» Work order
Every line below that carries the word "distribution" needs to be copied.

» Dataset records
◇ ◇ ◇ ◇ ◇

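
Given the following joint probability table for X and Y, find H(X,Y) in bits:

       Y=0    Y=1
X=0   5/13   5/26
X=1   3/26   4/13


H(X,Y) = -Σ p(x,y) log₂ p(x,y)
  p(0,0)=5/13: -0.3846 × log₂(0.3846) = 0.5302
  p(0,1)=5/26: -0.1923 × log₂(0.1923) = 0.4574
  p(1,0)=3/26: -0.1154 × log₂(0.1154) = 0.3595
  p(1,1)=4/13: -0.3077 × log₂(0.3077) = 0.5232
H(X,Y) = 1.8703 bits


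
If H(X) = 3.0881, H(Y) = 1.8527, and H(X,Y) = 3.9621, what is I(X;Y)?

I(X;Y) = H(X) + H(Y) - H(X,Y)
I(X;Y) = 3.0881 + 1.8527 - 3.9621 = 0.9787 bits


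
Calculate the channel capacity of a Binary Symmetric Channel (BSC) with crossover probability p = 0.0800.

For BSC with error probability p:
C = 1 - H(p) where H(p) is binary entropy
H(0.0800) = -0.0800 × log₂(0.0800) - 0.9200 × log₂(0.9200)
H(p) = 0.4022
C = 1 - 0.4022 = 0.5978 bits/use


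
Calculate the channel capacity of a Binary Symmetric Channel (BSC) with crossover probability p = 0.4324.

For BSC with error probability p:
C = 1 - H(p) where H(p) is binary entropy
H(0.4324) = -0.4324 × log₂(0.4324) - 0.5676 × log₂(0.5676)
H(p) = 0.9868
C = 1 - 0.9868 = 0.0132 bits/use


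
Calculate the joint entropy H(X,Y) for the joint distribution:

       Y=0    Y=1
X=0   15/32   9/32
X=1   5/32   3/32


H(X,Y) = -Σ p(x,y) log₂ p(x,y)
  p(0,0)=15/32: -0.4688 × log₂(0.4688) = 0.5124
  p(0,1)=9/32: -0.2812 × log₂(0.2812) = 0.5147
  p(1,0)=5/32: -0.1562 × log₂(0.1562) = 0.4184
  p(1,1)=3/32: -0.0938 × log₂(0.0938) = 0.3202
H(X,Y) = 1.7657 bits


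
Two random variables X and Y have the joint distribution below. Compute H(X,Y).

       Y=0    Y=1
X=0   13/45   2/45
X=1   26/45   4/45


H(X,Y) = -Σ p(x,y) log₂ p(x,y)
  p(0,0)=13/45: -0.2889 × log₂(0.2889) = 0.5175
  p(0,1)=2/45: -0.0444 × log₂(0.0444) = 0.1996
  p(1,0)=26/45: -0.5778 × log₂(0.5778) = 0.4573
  p(1,1)=4/45: -0.0889 × log₂(0.0889) = 0.3104
H(X,Y) = 1.4848 bits


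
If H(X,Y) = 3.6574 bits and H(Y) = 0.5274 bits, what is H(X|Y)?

Chain rule: H(X,Y) = H(X|Y) + H(Y)
H(X|Y) = H(X,Y) - H(Y) = 3.6574 - 0.5274 = 3.13 bits


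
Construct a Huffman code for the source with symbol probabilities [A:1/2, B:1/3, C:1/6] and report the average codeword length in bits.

Huffman tree construction:
Combine smallest probabilities repeatedly
Resulting codes:
  A: 0 (length 1)
  B: 11 (length 2)
  C: 10 (length 2)
Average length = Σ p(s) × length(s) = 1.5000 bits


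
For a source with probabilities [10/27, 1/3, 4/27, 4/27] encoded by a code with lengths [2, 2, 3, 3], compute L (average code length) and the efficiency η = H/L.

Average length L = Σ p_i × l_i = 2.2963 bits
Entropy H = 1.8753 bits
Efficiency η = H/L × 100% = 81.67%


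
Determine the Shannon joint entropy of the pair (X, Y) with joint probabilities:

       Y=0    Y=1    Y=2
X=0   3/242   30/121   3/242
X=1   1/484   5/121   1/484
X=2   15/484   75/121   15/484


H(X,Y) = -Σ p(x,y) log₂ p(x,y)
  p(0,0)=3/242: -0.0124 × log₂(0.0124) = 0.0785
  p(0,1)=30/121: -0.2479 × log₂(0.2479) = 0.4988
  p(0,2)=3/242: -0.0124 × log₂(0.0124) = 0.0785
  p(1,0)=1/484: -0.0021 × log₂(0.0021) = 0.0184
  p(1,1)=5/121: -0.0413 × log₂(0.0413) = 0.1900
  p(1,2)=1/484: -0.0021 × log₂(0.0021) = 0.0184
  p(2,0)=15/484: -0.0310 × log₂(0.0310) = 0.1553
  p(2,1)=75/121: -0.6198 × log₂(0.6198) = 0.4277
  p(2,2)=15/484: -0.0310 × log₂(0.0310) = 0.1553
H(X,Y) = 1.6211 bits


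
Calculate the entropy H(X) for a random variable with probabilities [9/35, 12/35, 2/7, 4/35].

H(X) = -Σ p(x) log₂ p(x)
  -9/35 × log₂(9/35) = 0.5038
  -12/35 × log₂(12/35) = 0.5295
  -2/7 × log₂(2/7) = 0.5164
  -4/35 × log₂(4/35) = 0.3576
H(X) = 1.9073 bits


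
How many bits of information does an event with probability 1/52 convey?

Information content I(x) = -log₂(p(x))
I = -log₂(1/52) = -log₂(0.0192)
I = 5.7004 bits


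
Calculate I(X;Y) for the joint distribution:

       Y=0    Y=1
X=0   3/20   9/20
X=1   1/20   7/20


H(X) = 0.9710, H(Y) = 0.7219, H(X,Y) = 1.6751
I(X;Y) = H(X) + H(Y) - H(X,Y) = 0.0177 bits


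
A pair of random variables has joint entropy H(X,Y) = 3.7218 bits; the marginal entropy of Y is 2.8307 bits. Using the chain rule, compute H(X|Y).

Chain rule: H(X,Y) = H(X|Y) + H(Y)
H(X|Y) = H(X,Y) - H(Y) = 3.7218 - 2.8307 = 0.8911 bits


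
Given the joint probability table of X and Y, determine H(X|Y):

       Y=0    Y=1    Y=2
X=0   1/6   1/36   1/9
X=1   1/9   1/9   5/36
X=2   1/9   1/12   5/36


H(X|Y) = Σ_y p(y) H(X|Y=y)
  p(Y=0) = 7/18, H(X|Y=0) = 1.5567
  p(Y=1) = 2/9, H(X|Y=1) = 1.4056
  p(Y=2) = 7/18, H(X|Y=2) = 1.5774
H(X|Y) = 0.3889×1.5567 + 0.2222×1.4056 + 0.3889×1.5774 = 1.5312 bits


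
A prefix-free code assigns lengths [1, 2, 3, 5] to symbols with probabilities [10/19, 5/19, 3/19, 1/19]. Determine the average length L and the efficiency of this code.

Average length L = Σ p_i × l_i = 1.7895 bits
Entropy H = 1.6383 bits
Efficiency η = H/L × 100% = 91.55%


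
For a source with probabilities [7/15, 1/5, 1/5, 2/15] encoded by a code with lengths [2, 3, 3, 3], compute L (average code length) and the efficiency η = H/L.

Average length L = Σ p_i × l_i = 2.5333 bits
Entropy H = 1.8295 bits
Efficiency η = H/L × 100% = 72.22%


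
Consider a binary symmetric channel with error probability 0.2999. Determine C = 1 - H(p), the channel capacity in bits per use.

For BSC with error probability p:
C = 1 - H(p) where H(p) is binary entropy
H(0.2999) = -0.2999 × log₂(0.2999) - 0.7001 × log₂(0.7001)
H(p) = 0.8812
C = 1 - 0.8812 = 0.1188 bits/use


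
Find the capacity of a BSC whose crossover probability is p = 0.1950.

For BSC with error probability p:
C = 1 - H(p) where H(p) is binary entropy
H(0.1950) = -0.1950 × log₂(0.1950) - 0.8050 × log₂(0.8050)
H(p) = 0.7118
C = 1 - 0.7118 = 0.2882 bits/use


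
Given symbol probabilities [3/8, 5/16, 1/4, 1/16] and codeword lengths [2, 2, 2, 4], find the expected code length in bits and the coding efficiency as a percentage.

Average length L = Σ p_i × l_i = 2.1250 bits
Entropy H = 1.8050 bits
Efficiency η = H/L × 100% = 84.94%


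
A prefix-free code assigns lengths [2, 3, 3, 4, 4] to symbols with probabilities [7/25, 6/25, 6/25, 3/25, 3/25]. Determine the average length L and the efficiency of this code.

Average length L = Σ p_i × l_i = 2.9600 bits
Entropy H = 2.2366 bits
Efficiency η = H/L × 100% = 75.56%


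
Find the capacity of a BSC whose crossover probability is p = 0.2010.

For BSC with error probability p:
C = 1 - H(p) where H(p) is binary entropy
H(0.2010) = -0.2010 × log₂(0.2010) - 0.7990 × log₂(0.7990)
H(p) = 0.7239
C = 1 - 0.7239 = 0.2761 bits/use


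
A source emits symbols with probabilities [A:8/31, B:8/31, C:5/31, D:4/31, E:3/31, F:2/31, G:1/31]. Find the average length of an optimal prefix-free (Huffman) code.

Huffman tree construction:
Combine smallest probabilities repeatedly
Resulting codes:
  A: 01 (length 2)
  B: 10 (length 2)
  C: 111 (length 3)
  D: 110 (length 3)
  E: 000 (length 3)
  F: 0011 (length 4)
  G: 0010 (length 4)
Average length = Σ p(s) × length(s) = 2.5806 bits


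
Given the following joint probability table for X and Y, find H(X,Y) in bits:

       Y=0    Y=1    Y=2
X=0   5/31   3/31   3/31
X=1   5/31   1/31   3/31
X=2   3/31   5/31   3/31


H(X,Y) = -Σ p(x,y) log₂ p(x,y)
  p(0,0)=5/31: -0.1613 × log₂(0.1613) = 0.4246
  p(0,1)=3/31: -0.0968 × log₂(0.0968) = 0.3261
  p(0,2)=3/31: -0.0968 × log₂(0.0968) = 0.3261
  p(1,0)=5/31: -0.1613 × log₂(0.1613) = 0.4246
  p(1,1)=1/31: -0.0323 × log₂(0.0323) = 0.1598
  p(1,2)=3/31: -0.0968 × log₂(0.0968) = 0.3261
  p(2,0)=3/31: -0.0968 × log₂(0.0968) = 0.3261
  p(2,1)=5/31: -0.1613 × log₂(0.1613) = 0.4246
  p(2,2)=3/31: -0.0968 × log₂(0.0968) = 0.3261
H(X,Y) = 3.0638 bits


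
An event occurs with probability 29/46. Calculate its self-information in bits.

Information content I(x) = -log₂(p(x))
I = -log₂(29/46) = -log₂(0.6304)
I = 0.6656 bits


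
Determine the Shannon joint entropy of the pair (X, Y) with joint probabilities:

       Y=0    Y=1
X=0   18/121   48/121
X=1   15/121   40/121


H(X,Y) = -Σ p(x,y) log₂ p(x,y)
  p(0,0)=18/121: -0.1488 × log₂(0.1488) = 0.4089
  p(0,1)=48/121: -0.3967 × log₂(0.3967) = 0.5292
  p(1,0)=15/121: -0.1240 × log₂(0.1240) = 0.3734
  p(1,1)=40/121: -0.3306 × log₂(0.3306) = 0.5279
H(X,Y) = 1.8394 bits


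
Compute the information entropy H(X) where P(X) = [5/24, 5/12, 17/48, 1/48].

H(X) = -Σ p(x) log₂ p(x)
  -5/24 × log₂(5/24) = 0.4715
  -5/12 × log₂(5/12) = 0.5263
  -17/48 × log₂(17/48) = 0.5304
  -1/48 × log₂(1/48) = 0.1164
H(X) = 1.6444 bits


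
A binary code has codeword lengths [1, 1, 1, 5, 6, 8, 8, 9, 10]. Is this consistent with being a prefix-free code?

Kraft inequality: Σ 2^(-l_i) ≤ 1 for prefix-free code
Calculating: 2^(-1) + 2^(-1) + 2^(-1) + 2^(-5) + 2^(-6) + 2^(-8) + 2^(-8) + 2^(-9) + 2^(-10)
= 0.5 + 0.5 + 0.5 + 0.03125 + 0.015625 + 0.00390625 + 0.00390625 + 0.001953125 + 0.0009765625
= 1.5576
Since 1.5576 > 1, prefix-free code does not exist


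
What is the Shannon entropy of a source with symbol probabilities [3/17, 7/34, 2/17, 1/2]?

H(X) = -Σ p(x) log₂ p(x)
  -3/17 × log₂(3/17) = 0.4416
  -7/34 × log₂(7/34) = 0.4694
  -2/17 × log₂(2/17) = 0.3632
  -1/2 × log₂(1/2) = 0.5000
H(X) = 1.7743 bits


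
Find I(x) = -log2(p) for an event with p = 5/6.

Information content I(x) = -log₂(p(x))
I = -log₂(5/6) = -log₂(0.8333)
I = 0.2630 bits


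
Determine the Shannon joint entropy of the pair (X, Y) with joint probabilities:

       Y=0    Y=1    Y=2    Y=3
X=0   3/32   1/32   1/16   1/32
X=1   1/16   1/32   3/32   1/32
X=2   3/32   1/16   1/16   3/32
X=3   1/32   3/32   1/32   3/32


H(X,Y) = -Σ p(x,y) log₂ p(x,y)
  p(0,0)=3/32: -0.0938 × log₂(0.0938) = 0.3202
  p(0,1)=1/32: -0.0312 × log₂(0.0312) = 0.1562
  p(0,2)=1/16: -0.0625 × log₂(0.0625) = 0.2500
  p(0,3)=1/32: -0.0312 × log₂(0.0312) = 0.1562
  p(1,0)=1/16: -0.0625 × log₂(0.0625) = 0.2500
  p(1,1)=1/32: -0.0312 × log₂(0.0312) = 0.1562
  p(1,2)=3/32: -0.0938 × log₂(0.0938) = 0.3202
  p(1,3)=1/32: -0.0312 × log₂(0.0312) = 0.1562
  p(2,0)=3/32: -0.0938 × log₂(0.0938) = 0.3202
  p(2,1)=1/16: -0.0625 × log₂(0.0625) = 0.2500
  p(2,2)=1/16: -0.0625 × log₂(0.0625) = 0.2500
  p(2,3)=3/32: -0.0938 × log₂(0.0938) = 0.3202
  p(3,0)=1/32: -0.0312 × log₂(0.0312) = 0.1562
  p(3,1)=3/32: -0.0938 × log₂(0.0938) = 0.3202
  p(3,2)=1/32: -0.0312 × log₂(0.0312) = 0.1562
  p(3,3)=3/32: -0.0938 × log₂(0.0938) = 0.3202
H(X,Y) = 3.8585 bits


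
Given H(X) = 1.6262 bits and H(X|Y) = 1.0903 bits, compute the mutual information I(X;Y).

I(X;Y) = H(X) - H(X|Y)
I(X;Y) = 1.6262 - 1.0903 = 0.5359 bits


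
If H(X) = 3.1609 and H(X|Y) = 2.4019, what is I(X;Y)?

I(X;Y) = H(X) - H(X|Y)
I(X;Y) = 3.1609 - 2.4019 = 0.759 bits


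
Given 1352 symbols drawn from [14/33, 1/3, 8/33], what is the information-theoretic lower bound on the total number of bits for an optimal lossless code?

Entropy H = 1.5487 bits/symbol
Minimum bits = H × n = 1.5487 × 1352
= 2093.89 bits


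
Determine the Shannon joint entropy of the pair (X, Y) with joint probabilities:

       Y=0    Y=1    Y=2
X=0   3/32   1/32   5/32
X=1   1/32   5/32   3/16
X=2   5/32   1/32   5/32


H(X,Y) = -Σ p(x,y) log₂ p(x,y)
  p(0,0)=3/32: -0.0938 × log₂(0.0938) = 0.3202
  p(0,1)=1/32: -0.0312 × log₂(0.0312) = 0.1562
  p(0,2)=5/32: -0.1562 × log₂(0.1562) = 0.4184
  p(1,0)=1/32: -0.0312 × log₂(0.0312) = 0.1562
  p(1,1)=5/32: -0.1562 × log₂(0.1562) = 0.4184
  p(1,2)=3/16: -0.1875 × log₂(0.1875) = 0.4528
  p(2,0)=5/32: -0.1562 × log₂(0.1562) = 0.4184
  p(2,1)=1/32: -0.0312 × log₂(0.0312) = 0.1562
  p(2,2)=5/32: -0.1562 × log₂(0.1562) = 0.4184
H(X,Y) = 2.9155 bits


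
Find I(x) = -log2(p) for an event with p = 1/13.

Information content I(x) = -log₂(p(x))
I = -log₂(1/13) = -log₂(0.0769)
I = 3.7004 bits


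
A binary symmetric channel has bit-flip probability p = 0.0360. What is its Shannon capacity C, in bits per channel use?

For BSC with error probability p:
C = 1 - H(p) where H(p) is binary entropy
H(0.0360) = -0.0360 × log₂(0.0360) - 0.9640 × log₂(0.9640)
H(p) = 0.2236
C = 1 - 0.2236 = 0.7764 bits/use


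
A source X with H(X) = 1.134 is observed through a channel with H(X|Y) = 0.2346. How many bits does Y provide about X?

I(X;Y) = H(X) - H(X|Y)
I(X;Y) = 1.134 - 0.2346 = 0.8994 bits


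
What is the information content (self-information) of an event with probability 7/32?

Information content I(x) = -log₂(p(x))
I = -log₂(7/32) = -log₂(0.2188)
I = 2.1926 bits


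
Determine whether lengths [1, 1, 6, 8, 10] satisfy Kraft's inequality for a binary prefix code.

Kraft inequality: Σ 2^(-l_i) ≤ 1 for prefix-free code
Calculating: 2^(-1) + 2^(-1) + 2^(-6) + 2^(-8) + 2^(-10)
= 0.5 + 0.5 + 0.015625 + 0.00390625 + 0.0009765625
= 1.0205
Since 1.0205 > 1, prefix-free code does not exist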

◇ ◇ ◇ ◇ ◇

» Solution for this problem
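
Calculate the joint entropy H(X,Y) for the joint distribution:
Two random variables X and Y have the joint distribution below. Compute H(X,Y).
Calculate I(X;Y) for the joint distribution: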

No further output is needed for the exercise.